(Stored data entries)
^^^^

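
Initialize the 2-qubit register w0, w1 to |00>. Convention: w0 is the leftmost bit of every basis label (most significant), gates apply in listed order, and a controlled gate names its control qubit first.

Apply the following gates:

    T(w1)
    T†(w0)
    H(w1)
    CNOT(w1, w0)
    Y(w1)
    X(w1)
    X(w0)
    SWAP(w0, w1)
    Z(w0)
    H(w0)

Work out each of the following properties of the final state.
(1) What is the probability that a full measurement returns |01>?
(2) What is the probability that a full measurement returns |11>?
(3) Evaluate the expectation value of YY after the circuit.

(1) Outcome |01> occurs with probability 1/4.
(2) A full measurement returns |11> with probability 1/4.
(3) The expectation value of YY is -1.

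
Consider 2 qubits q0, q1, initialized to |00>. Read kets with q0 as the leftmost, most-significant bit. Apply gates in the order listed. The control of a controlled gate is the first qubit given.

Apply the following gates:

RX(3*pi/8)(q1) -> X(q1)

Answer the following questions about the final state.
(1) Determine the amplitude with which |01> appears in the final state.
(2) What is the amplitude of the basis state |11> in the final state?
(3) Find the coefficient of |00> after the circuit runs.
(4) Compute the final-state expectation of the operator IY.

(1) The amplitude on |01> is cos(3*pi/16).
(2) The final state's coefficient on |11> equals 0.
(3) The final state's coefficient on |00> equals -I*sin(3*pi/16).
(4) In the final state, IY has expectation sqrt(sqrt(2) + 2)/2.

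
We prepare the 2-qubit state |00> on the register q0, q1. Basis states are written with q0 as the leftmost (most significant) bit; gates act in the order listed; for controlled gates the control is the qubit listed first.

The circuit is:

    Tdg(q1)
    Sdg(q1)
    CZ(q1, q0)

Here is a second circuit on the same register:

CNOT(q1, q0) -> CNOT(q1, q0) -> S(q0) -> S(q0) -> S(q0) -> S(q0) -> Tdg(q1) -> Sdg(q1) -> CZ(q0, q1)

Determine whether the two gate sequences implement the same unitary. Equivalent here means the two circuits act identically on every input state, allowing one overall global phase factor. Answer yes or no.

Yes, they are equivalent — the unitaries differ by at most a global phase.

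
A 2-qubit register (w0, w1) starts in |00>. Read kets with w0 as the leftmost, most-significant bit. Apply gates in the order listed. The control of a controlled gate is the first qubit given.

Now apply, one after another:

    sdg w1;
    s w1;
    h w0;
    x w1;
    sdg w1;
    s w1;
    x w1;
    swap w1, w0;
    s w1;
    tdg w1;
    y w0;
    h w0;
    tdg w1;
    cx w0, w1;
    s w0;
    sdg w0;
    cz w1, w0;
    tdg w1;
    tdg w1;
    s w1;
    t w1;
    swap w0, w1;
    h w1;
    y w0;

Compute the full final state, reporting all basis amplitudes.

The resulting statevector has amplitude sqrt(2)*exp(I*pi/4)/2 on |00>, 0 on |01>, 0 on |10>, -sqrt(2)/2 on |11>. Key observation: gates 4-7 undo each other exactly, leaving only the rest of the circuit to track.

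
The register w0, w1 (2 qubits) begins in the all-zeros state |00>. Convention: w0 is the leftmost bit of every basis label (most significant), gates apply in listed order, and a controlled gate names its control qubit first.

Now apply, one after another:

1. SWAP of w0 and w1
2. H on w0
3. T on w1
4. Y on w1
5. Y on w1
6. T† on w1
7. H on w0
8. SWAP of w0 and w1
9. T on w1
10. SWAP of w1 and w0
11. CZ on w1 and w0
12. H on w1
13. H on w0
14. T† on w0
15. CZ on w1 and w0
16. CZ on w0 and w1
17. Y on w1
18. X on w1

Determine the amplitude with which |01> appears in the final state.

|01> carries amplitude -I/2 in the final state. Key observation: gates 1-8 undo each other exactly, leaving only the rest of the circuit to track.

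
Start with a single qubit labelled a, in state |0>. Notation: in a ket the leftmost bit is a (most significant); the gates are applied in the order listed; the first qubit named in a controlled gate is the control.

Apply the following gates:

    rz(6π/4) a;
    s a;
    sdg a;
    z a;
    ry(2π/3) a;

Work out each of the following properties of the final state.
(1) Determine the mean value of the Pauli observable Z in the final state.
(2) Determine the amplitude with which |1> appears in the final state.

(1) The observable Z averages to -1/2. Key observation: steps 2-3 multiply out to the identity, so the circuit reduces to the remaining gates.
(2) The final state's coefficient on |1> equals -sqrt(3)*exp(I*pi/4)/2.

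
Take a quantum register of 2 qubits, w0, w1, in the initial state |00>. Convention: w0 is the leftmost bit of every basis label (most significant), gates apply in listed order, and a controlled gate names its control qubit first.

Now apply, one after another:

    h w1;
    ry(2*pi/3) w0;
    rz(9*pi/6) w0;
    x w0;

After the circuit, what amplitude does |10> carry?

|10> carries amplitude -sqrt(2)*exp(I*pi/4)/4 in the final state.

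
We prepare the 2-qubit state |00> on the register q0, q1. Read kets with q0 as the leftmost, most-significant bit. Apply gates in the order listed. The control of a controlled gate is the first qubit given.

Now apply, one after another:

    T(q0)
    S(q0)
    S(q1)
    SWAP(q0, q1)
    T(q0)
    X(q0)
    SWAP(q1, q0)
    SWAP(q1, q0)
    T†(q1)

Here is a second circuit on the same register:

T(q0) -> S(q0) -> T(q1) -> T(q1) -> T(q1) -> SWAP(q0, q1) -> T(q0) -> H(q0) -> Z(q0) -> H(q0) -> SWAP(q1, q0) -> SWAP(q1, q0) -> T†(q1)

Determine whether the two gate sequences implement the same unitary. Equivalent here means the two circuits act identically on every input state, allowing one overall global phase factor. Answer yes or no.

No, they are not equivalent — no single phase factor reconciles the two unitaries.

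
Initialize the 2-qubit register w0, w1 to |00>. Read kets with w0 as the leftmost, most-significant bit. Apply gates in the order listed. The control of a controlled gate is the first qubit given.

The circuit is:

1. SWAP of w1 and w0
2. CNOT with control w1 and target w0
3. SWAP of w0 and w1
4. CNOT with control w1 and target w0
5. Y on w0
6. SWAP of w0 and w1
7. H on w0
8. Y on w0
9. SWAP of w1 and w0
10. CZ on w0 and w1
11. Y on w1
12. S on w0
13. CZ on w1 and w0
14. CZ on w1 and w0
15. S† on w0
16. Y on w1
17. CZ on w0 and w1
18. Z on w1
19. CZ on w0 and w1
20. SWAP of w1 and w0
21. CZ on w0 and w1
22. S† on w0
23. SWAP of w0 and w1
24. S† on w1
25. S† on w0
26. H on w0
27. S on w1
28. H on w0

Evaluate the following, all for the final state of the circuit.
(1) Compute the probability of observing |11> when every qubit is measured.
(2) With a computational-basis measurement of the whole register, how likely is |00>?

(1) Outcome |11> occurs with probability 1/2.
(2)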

^^^^

Given the records above, restate word for word only the lines starting at the one with "rz(9*pi/6) w0;" and ending at the one with "1. SWAP of w1 and w0".

EXPECTED ANSWER
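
    rz(9*pi/6) w0;
    x w0;

After the circuit, what amplitude does |10> carry?

|10> carries amplitude -sqrt(2)*exp(I*pi/4)/4 in the final state.

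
We prepare the 2-qubit state |00> on the register q0, q1. Read kets with q0 as the leftmost, most-significant bit. Apply gates in the order listed. The control of a controlled gate is the first qubit given.

Now apply, one after another:

    T(q0)
    S(q0)
    S(q1)
    SWAP(q0, q1)
    T(q0)
    X(q0)
    SWAP(q1, q0)
    SWAP(q1, q0)
    T†(q1)

Here is a second circuit on the same register:

T(q0) -> S(q0) -> T(q1) -> T(q1) -> T(q1) -> SWAP(q0, q1) -> T(q0) -> H(q0) -> Z(q0) -> H(q0) -> SWAP(q1, q0) -> SWAP(q1, q0) -> T†(q1)

Determine whether the two gate sequences implement the same unitary. Equivalent here means the two circuits act identically on every input state, allowing one overall global phase factor. Answer yes or no.

No, they are not equivalent — no single phase factor reconciles the two unitaries.

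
Initialize the 2-qubit register w0, w1 to |00>. Read kets with w0 as the leftmost, most-significant bit. Apply gates in the order listed. The control of a controlled gate is the first qubit given.

The circuit is:

1. SWAP of w1 and w0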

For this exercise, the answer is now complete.